(Beginning of Supplied material)
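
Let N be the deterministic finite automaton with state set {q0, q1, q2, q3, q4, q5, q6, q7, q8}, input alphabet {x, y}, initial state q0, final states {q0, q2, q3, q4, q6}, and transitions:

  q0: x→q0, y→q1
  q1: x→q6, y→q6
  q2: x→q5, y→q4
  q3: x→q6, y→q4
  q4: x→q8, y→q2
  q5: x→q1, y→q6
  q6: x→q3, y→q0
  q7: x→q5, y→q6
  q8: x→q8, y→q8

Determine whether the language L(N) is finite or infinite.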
(End of Supplied material)
● **Instructions for the task**
Gather all lines of the records that include the word "finite".

● **Exercise solution**
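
Let N be the deterministic finite automaton with state set {q0, q1, q2, q3, q4, q5, q6, q7, q8}, input alphabet {x, y}, initial state q0, final states {q0, q2, q3, q4, q6}, and transitions:
Determine whether the language L(N) is finite or infinite.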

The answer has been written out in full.